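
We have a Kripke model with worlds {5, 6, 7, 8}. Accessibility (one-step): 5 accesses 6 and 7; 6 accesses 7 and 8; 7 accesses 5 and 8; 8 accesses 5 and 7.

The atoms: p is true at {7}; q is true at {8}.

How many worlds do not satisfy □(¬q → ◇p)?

5: successors {6, 7}; ¬q → ◇p there: 6:T, 7:F. ✗
6: successors {7, 8}; ¬q → ◇p there: 7:F, 8:T. ✗
7: successors {5, 8}; ¬q → ◇p there: 5:T, 8:T. ✓
8: successors {5, 7}; ¬q → ◇p there: 5:T, 7:F. ✗
Satisfying worlds: {7}.
So □(¬q → ◇p) fails at the other 3 worlds.

3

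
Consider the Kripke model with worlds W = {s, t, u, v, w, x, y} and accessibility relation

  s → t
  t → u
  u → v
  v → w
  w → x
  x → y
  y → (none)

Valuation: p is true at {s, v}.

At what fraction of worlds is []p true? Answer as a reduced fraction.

2/7

s: successors {t}; p there: t:F. ✗
t: successors {u}; p there: u:F. ✗
u: successors {v}; p there: v:T. ✓
v: successors {w}; p there: w:F. ✗
w: successors {x}; p there: x:F. ✗
x: successors {y}; p there: y:F. ✗
y: no successors, so []p holds vacuously. ✓
That's 2 of 7 worlds, so 2/7.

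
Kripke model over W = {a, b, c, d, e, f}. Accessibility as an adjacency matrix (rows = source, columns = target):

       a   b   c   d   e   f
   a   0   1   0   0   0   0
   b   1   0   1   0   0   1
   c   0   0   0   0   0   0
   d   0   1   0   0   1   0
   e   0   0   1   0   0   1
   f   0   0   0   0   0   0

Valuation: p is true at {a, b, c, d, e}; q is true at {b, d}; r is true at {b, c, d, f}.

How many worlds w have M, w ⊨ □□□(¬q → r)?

5

a: successors {b}; □□(¬q → r) there: b:T. ✓
b: successors {a, c, f}; □□(¬q → r) there: a:F, c:T, f:T. ✗
c: no successors, so □□□(¬q → r) holds vacuously. ✓
d: successors {b, e}; □□(¬q → r) there: b:T, e:T. ✓
e: successors {c, f}; □□(¬q → r) there: c:T, f:T. ✓
f: no successors, so □□□(¬q → r) holds vacuously. ✓
Satisfying worlds: {a, c, d, e, f}.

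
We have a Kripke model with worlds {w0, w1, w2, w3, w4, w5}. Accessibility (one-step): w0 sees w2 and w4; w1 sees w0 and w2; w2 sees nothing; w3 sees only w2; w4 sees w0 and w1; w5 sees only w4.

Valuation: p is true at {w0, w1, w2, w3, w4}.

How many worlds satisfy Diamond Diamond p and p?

w0: Diamond Diamond p is T, p is T. ✓
w1: Diamond Diamond p is T, p is T. ✓
w2: Diamond Diamond p is F, p is T. ✗
w3: Diamond Diamond p is F, p is T. ✗
w4: Diamond Diamond p is T, p is T. ✓
w5: Diamond Diamond p is T, p is F. ✗
Satisfying worlds: {w0, w1, w4}.

3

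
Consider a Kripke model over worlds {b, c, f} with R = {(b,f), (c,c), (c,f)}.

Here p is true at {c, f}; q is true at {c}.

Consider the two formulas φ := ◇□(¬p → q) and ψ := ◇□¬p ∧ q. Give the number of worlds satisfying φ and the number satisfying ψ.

For ◇□(¬p → q):
b: successors {f}; □(¬p → q) there: f:T. ✓
c: successors {c, f}; □(¬p → q) there: c:T, f:T. ✓
f: no successors, so ◇□(¬p → q) fails. ✗
— 2 worlds.
For ◇□¬p ∧ q:
b: ◇□¬p is T, q is F. ✗
c: ◇□¬p is T, q is T. ✓
f: ◇□¬p is F, q is F. ✗
— 1 world.

2 and 1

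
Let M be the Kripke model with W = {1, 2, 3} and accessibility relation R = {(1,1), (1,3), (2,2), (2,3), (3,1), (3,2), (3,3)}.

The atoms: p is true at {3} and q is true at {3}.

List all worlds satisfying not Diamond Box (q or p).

1: Diamond Box (q or p) is F. ✓
2: Diamond Box (q or p) is F. ✓
3: Diamond Box (q or p) is F. ✓

{1, 2, 3}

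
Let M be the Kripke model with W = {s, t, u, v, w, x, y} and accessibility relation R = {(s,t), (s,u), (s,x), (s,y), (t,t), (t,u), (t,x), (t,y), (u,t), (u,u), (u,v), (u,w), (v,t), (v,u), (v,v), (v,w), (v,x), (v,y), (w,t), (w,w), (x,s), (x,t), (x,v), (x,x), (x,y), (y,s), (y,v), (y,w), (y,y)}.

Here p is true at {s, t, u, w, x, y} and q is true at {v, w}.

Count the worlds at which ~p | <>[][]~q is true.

1

s: ~p is F, <>[][]~q is F. ✗
t: ~p is F, <>[][]~q is F. ✗
u: ~p is F, <>[][]~q is F. ✗
v: ~p is T, <>[][]~q is F. ✓
w: ~p is F, <>[][]~q is F. ✗
x: ~p is F, <>[][]~q is F. ✗
y: ~p is F, <>[][]~q is F. ✗
Satisfying worlds: {v}.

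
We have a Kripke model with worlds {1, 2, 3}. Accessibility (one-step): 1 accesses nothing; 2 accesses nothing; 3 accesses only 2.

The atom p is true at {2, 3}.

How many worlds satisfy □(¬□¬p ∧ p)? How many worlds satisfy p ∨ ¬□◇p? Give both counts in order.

2 and 2

For □(¬□¬p ∧ p):
1: no successors, so □(¬□¬p ∧ p) holds vacuously. ✓
2: no successors, so □(¬□¬p ∧ p) holds vacuously. ✓
3: successors {2}; ¬□¬p ∧ p there: 2:F. ✗
— 2 worlds.
For p ∨ ¬□◇p:
1: p is F, ¬□◇p is F. ✗
2: p is T, ¬□◇p is F. ✓
3: p is T, ¬□◇p is T. ✓
— 2 worlds.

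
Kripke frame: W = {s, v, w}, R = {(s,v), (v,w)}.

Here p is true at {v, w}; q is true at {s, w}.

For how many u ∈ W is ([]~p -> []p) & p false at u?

1

s: []~p -> []p is T, p is F. ✗
v: []~p -> []p is T, p is T. ✓
w: []~p -> []p is T, p is T. ✓
Satisfying worlds: {v, w}.
So ([]~p -> []p) & p fails at the other 1 world.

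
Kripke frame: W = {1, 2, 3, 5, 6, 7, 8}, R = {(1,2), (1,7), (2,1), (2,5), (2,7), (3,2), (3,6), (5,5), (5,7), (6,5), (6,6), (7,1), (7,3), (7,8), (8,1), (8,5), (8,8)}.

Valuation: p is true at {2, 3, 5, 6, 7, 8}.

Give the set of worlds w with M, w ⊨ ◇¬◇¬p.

1: successors {2, 7}; ¬◇¬p there: 2:F, 7:F. ✗
2: successors {1, 5, 7}; ¬◇¬p there: 1:T, 5:T, 7:F. ✓
3: successors {2, 6}; ¬◇¬p there: 2:F, 6:T. ✓
5: successors {5, 7}; ¬◇¬p there: 5:T, 7:F. ✓
6: successors {5, 6}; ¬◇¬p there: 5:T, 6:T. ✓
7: successors {1, 3, 8}; ¬◇¬p there: 1:T, 3:T, 8:F. ✓
8: successors {1, 5, 8}; ¬◇¬p there: 1:T, 5:T, 8:F. ✓

{2, 3, 5, 6, 7, 8}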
= = = = =
* [Brief]:
In the entries above, identify every line with the word "step". Copy those lines.

* [Task solution]:
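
We have a Kripke model with worlds {5, 6, 7, 8}. Accessibility (one-step): 5 accesses 6 and 7; 6 accesses 7 and 8; 7 accesses 5 and 8; 8 accesses 5 and 7.
We have a Kripke model with worlds {w0, w1, w2, w3, w4, w5}. Accessibility (one-step): w0 sees w2 and w4; w1 sees w0 and w2; w2 sees nothing; w3 sees only w2; w4 sees w0 and w1; w5 sees only w4.
We have a Kripke model with worlds {1, 2, 3}. Accessibility (one-step): 1 accesses nothing; 2 accesses nothing; 3 accesses only 2.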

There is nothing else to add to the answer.